### GIVEN INFORMATION
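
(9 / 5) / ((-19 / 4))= -36 / 95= -0.38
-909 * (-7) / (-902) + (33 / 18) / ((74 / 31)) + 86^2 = 1479745829 / 200244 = 7389.71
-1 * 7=-7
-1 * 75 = -75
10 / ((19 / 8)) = 80 / 19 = 4.21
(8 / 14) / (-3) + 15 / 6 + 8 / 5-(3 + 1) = -19 / 210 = -0.09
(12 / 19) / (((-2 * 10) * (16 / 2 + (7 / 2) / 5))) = -2 / 551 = -0.00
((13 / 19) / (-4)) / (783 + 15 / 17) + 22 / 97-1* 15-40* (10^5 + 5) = -392978187183845 / 98239272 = -4000214.77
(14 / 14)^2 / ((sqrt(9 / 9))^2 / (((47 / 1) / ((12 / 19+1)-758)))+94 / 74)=-33041 / 489756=-0.07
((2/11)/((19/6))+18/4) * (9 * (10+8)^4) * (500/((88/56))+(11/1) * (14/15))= 3251303130096/2299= 1414224936.97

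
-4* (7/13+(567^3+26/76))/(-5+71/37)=1110597258403/4693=236649746.09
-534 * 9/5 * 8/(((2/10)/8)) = -307584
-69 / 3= -23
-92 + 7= -85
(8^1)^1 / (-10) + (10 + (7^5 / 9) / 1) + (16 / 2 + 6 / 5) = 84863 / 45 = 1885.84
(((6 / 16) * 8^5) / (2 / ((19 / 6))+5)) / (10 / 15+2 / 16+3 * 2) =5603328 / 17441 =321.27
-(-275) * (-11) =-3025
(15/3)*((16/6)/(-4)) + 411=1223/3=407.67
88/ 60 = 22/ 15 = 1.47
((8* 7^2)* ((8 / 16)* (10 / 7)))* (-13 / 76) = -910 / 19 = -47.89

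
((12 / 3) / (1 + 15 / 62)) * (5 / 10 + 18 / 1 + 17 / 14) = 34224 / 539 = 63.50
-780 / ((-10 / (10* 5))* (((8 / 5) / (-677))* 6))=-1100125 / 4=-275031.25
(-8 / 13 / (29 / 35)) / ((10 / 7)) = -196 / 377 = -0.52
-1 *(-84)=84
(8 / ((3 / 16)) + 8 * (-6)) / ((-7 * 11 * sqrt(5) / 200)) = 640 * sqrt(5) / 231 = 6.20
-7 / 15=-0.47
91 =91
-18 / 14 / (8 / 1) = -9 / 56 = -0.16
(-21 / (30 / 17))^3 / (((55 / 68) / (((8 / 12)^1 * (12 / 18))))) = -57295406 / 61875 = -925.99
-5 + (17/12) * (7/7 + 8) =7.75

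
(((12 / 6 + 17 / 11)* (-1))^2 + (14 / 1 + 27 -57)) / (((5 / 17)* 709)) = -1411 / 85789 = -0.02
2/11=0.18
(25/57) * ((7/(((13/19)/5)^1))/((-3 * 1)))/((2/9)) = -875/26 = -33.65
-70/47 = -1.49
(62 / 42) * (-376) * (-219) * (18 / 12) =1276332 / 7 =182333.14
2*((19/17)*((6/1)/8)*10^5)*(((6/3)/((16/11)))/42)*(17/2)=653125/14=46651.79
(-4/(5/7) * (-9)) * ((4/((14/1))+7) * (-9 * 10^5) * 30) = -9914400000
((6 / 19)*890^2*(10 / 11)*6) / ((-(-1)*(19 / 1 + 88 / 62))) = 66818.11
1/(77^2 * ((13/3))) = 3/77077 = 0.00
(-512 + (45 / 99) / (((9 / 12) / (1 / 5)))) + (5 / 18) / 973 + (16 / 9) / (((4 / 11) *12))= -511.47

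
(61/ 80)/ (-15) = -61/ 1200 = -0.05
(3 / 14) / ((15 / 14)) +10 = 10.20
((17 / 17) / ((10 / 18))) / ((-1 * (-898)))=9 / 4490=0.00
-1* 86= -86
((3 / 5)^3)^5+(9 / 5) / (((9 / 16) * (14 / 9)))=2.06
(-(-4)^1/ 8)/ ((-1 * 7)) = -1/ 14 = -0.07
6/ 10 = 3/ 5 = 0.60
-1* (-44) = 44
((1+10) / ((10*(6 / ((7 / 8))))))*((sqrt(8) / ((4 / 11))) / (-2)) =-847*sqrt(2) / 1920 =-0.62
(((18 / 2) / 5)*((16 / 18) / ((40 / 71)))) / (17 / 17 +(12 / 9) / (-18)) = 1917 / 625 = 3.07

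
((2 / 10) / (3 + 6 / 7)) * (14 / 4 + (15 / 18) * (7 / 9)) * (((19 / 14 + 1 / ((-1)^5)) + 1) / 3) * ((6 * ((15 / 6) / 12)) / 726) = 133 / 793881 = 0.00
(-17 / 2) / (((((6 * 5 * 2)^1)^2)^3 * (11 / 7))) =-119 / 1026432000000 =-0.00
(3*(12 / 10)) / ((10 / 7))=63 / 25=2.52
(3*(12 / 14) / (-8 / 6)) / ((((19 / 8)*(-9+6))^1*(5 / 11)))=396 / 665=0.60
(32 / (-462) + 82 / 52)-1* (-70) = 429475 / 6006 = 71.51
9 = 9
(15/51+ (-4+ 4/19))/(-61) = 1129/19703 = 0.06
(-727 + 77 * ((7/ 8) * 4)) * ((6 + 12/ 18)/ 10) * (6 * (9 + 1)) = -18300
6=6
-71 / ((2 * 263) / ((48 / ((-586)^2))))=-426 / 22578287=-0.00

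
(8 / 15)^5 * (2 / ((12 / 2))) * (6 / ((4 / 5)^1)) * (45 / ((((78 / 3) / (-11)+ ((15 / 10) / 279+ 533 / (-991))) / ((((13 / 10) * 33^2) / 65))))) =-669936041984 / 18350290625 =-36.51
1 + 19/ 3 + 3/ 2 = 53/ 6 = 8.83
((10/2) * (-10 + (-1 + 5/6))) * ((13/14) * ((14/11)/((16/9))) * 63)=-749385/352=-2128.93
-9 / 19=-0.47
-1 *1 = -1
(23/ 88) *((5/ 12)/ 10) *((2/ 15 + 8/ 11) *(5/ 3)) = 1633/ 104544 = 0.02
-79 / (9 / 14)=-1106 / 9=-122.89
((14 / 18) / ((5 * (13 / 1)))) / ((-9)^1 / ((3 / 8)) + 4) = -0.00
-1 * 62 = -62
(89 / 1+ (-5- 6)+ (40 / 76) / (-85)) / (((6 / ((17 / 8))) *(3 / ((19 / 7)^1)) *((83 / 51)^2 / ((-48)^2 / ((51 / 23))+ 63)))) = 1002940755 / 96446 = 10398.99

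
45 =45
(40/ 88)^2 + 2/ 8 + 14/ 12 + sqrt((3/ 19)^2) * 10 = 88343/ 27588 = 3.20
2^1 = 2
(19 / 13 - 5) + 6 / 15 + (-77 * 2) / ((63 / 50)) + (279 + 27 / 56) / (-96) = -134470057 / 1048320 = -128.27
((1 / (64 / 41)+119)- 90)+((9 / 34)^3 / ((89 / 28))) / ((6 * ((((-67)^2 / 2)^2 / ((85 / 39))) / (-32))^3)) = 3035184018874456536857763934661 / 102399460837092893187036544832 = 29.64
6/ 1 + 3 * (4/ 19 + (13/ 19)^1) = 165/ 19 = 8.68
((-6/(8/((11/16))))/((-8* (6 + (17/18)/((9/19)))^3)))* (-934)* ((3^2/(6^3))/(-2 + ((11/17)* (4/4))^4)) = 228013367080257/84729976754528000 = 0.00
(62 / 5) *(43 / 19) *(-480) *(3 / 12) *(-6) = 383904 / 19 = 20205.47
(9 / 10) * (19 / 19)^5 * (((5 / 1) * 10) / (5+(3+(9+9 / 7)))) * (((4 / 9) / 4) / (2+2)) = 35 / 512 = 0.07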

### DIRECTIONS FOR THIS TASK
Reproduce exactly the lines above from the line with "(12 / 19) / (((-2" to the line with "-780 / ((-10", including both, and add nothing.

### TASK ANSWER
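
(12 / 19) / (((-2 * 10) * (16 / 2 + (7 / 2) / 5))) = -2 / 551 = -0.00
((13 / 19) / (-4)) / (783 + 15 / 17) + 22 / 97-1* 15-40* (10^5 + 5) = -392978187183845 / 98239272 = -4000214.77
(14 / 14)^2 / ((sqrt(9 / 9))^2 / (((47 / 1) / ((12 / 19+1)-758)))+94 / 74)=-33041 / 489756=-0.07
((2/11)/((19/6))+18/4) * (9 * (10+8)^4) * (500/((88/56))+(11/1) * (14/15))= 3251303130096/2299= 1414224936.97

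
-4* (7/13+(567^3+26/76))/(-5+71/37)=1110597258403/4693=236649746.09
-534 * 9/5 * 8/(((2/10)/8)) = -307584
-69 / 3= -23
-92 + 7= -85
(8^1)^1 / (-10) + (10 + (7^5 / 9) / 1) + (16 / 2 + 6 / 5) = 84863 / 45 = 1885.84
(((6 / 16) * 8^5) / (2 / ((19 / 6))+5)) / (10 / 15+2 / 16+3 * 2) =5603328 / 17441 =321.27
-(-275) * (-11) =-3025
(15/3)*((16/6)/(-4)) + 411=1223/3=407.67
88/ 60 = 22/ 15 = 1.47
((8* 7^2)* ((8 / 16)* (10 / 7)))* (-13 / 76) = -910 / 19 = -47.89

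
((12 / 3) / (1 + 15 / 62)) * (5 / 10 + 18 / 1 + 17 / 14) = 34224 / 539 = 63.50
-780 / ((-10 / (10* 5))* (((8 / 5) / (-677))* 6))=-1100125 / 4=-275031.25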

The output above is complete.